Stored dataset items
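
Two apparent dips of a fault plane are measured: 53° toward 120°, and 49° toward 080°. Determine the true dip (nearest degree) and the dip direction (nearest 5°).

true dip 53°, dip direction 110°

Each apparent-dip line lies in the plane. As unit vectors (x east, y north, z up), v₁ plunges 53°→120° and v₂ plunges 49°→080°.
The plane normal is n = v₁ × v₂ ∝ (0.318, -0.123, 0.254).
True dip = arccos(n_z / |n|) = arccos(0.5971) = 53.3°.
Dip direction = azimuth of (n_x, n_y) = atan2(0.318, -0.123) = 111°.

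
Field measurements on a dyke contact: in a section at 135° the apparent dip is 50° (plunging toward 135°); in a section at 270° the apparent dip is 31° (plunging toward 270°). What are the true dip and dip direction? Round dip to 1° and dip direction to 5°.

The two traces are lines in the plane: v₁ = (sin 135°·cos 50°, cos 135°·cos 50°, −sin 50°), v₂ = (sin 270°·cos 31°, cos 270°·cos 31°, −sin 31°).
The plane normal is n = v₁ × v₂ ∝ (-0.234, -0.891, 0.390).
Dip δ = arctan(|n_h|/n_z) = arctan(0.921/0.390) = 67.1°.
Dip direction = azimuth of (n_x, n_y) = atan2(-0.234, -0.891) = 195°.

true dip 67°, dip direction 195°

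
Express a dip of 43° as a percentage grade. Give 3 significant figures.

93.3%

grade % = 100 × tan 43° = 100 × 0.9325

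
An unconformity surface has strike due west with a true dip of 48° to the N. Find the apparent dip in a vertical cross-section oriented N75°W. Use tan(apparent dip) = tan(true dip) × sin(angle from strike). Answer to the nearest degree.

The strike is due west and the section trends N75°W; the acute angle between them is β = 15°.
tan α = tan 48° × sin 15° = 1.1106 × 0.2588 = 0.2874
apparent dip = arctan 0.2874 = 16.04°

16°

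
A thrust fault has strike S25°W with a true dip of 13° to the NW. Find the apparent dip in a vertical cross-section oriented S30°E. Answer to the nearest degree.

Angle between strike (S25°W) and section (S30°E): β = 55°.
tan α = tan 13° × sin 55° = 0.2309 × 0.8192 = 0.1891
α = arctan(0.1891) = 10.71°

11°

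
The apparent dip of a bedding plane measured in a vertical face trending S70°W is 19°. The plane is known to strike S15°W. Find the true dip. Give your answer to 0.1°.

22.8°

The section is 55° from the strike.
tan δ = tan α / sin β = tan 19° / sin 55° = 0.3443 / 0.8192 = 0.4203
true dip = arctan 0.4203 = 22.80°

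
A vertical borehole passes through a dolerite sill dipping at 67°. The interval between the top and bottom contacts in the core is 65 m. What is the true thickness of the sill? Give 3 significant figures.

25.4 m

True thickness t = h · cos(dip) = 65 × cos 67°
t = 65 × 0.3907 = 25.398 m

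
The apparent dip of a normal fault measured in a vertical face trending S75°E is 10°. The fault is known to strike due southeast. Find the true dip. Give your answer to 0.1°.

19.4°

The section is 30° from the strike.
tan δ = tan α / sin β = tan 10° / sin 30° = 0.1763 / 0.5000 = 0.3527
true dip = arctan 0.3527 = 19.43°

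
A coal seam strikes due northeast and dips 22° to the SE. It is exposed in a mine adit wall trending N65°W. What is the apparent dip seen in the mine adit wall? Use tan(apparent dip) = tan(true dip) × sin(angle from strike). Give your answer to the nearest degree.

Angle between strike (due northeast) and section (N65°W): β = 70°.
tan α = tan 22° × sin 70° = 0.4040 × 0.9397 = 0.3797
apparent dip = arctan 0.3797 = 20.79°

21°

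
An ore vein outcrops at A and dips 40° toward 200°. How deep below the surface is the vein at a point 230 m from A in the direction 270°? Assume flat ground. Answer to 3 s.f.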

Work instruction -
Retype all the records, matching them exactly.

Response -
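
Two apparent dips of a fault plane are measured: 53° toward 120°, and 49° toward 080°. Determine the true dip (nearest degree) and the dip direction (nearest 5°).

true dip 53°, dip direction 110°

Each apparent-dip line lies in the plane. As unit vectors (x east, y north, z up), v₁ plunges 53°→120° and v₂ plunges 49°→080°.
The plane normal is n = v₁ × v₂ ∝ (0.318, -0.123, 0.254).
True dip = arccos(n_z / |n|) = arccos(0.5971) = 53.3°.
Dip direction = azimuth of (n_x, n_y) = atan2(0.318, -0.123) = 111°.

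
Field measurements on a dyke contact: in a section at 135° the apparent dip is 50° (plunging toward 135°); in a section at 270° the apparent dip is 31° (plunging toward 270°). What are the true dip and dip direction? Round dip to 1° and dip direction to 5°.

The two traces are lines in the plane: v₁ = (sin 135°·cos 50°, cos 135°·cos 50°, −sin 50°), v₂ = (sin 270°·cos 31°, cos 270°·cos 31°, −sin 31°).
The plane normal is n = v₁ × v₂ ∝ (-0.234, -0.891, 0.390).
Dip δ = arctan(|n_h|/n_z) = arctan(0.921/0.390) = 67.1°.
Dip direction = azimuth of (n_x, n_y) = atan2(-0.234, -0.891) = 195°.

true dip 67°, dip direction 195°

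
Express a dip of 43° as a percentage grade. Give 3 significant figures.

93.3%

grade % = 100 × tan 43° = 100 × 0.9325

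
An unconformity surface has strike due west with a true dip of 48° to the N. Find the apparent dip in a vertical cross-section oriented N75°W. Use tan(apparent dip) = tan(true dip) × sin(angle from strike). Answer to the nearest degree.

The strike is due west and the section trends N75°W; the acute angle between them is β = 15°.
tan α = tan 48° × sin 15° = 1.1106 × 0.2588 = 0.2874
apparent dip = arctan 0.2874 = 16.04°

16°

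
A thrust fault has strike S25°W with a true dip of 13° to the NW. Find the apparent dip in a vertical cross-section oriented S30°E. Answer to the nearest degree.

Angle between strike (S25°W) and section (S30°E): β = 55°.
tan α = tan 13° × sin 55° = 0.2309 × 0.8192 = 0.1891
α = arctan(0.1891) = 10.71°

11°

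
The apparent dip of a bedding plane measured in a vertical face trending S70°W is 19°. The plane is known to strike S15°W. Find the true dip. Give your answer to 0.1°.

22.8°

The section is 55° from the strike.
tan δ = tan α / sin β = tan 19° / sin 55° = 0.3443 / 0.8192 = 0.4203
true dip = arctan 0.4203 = 22.80°

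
A vertical borehole passes through a dolerite sill dipping at 67°. The interval between the top and bottom contacts in the core is 65 m. What is the true thickness of the sill? Give 3 significant figures.

25.4 m

True thickness t = h · cos(dip) = 65 × cos 67°
t = 65 × 0.3907 = 25.398 m

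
The apparent dip of a normal fault measured in a vertical face trending S75°E is 10°. The fault is known to strike due southeast. Find the true dip. Give your answer to 0.1°.

19.4°

The section is 30° from the strike.
tan δ = tan α / sin β = tan 10° / sin 30° = 0.1763 / 0.5000 = 0.3527
true dip = arctan 0.3527 = 19.43°

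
A coal seam strikes due northeast and dips 22° to the SE. It is exposed in a mine adit wall trending N65°W. What is the apparent dip seen in the mine adit wall? Use tan(apparent dip) = tan(true dip) × sin(angle from strike). Give your answer to the nearest degree.

Angle between strike (due northeast) and section (N65°W): β = 70°.
tan α = tan 22° × sin 70° = 0.4040 × 0.9397 = 0.3797
apparent dip = arctan 0.3797 = 20.79°

21°

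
An ore vein outcrops at A and dips 40° toward 200°. How deep below the surface is the vein at a point 230 m from A in the direction 270°? Assume flat ground. Answer to 3 s.f.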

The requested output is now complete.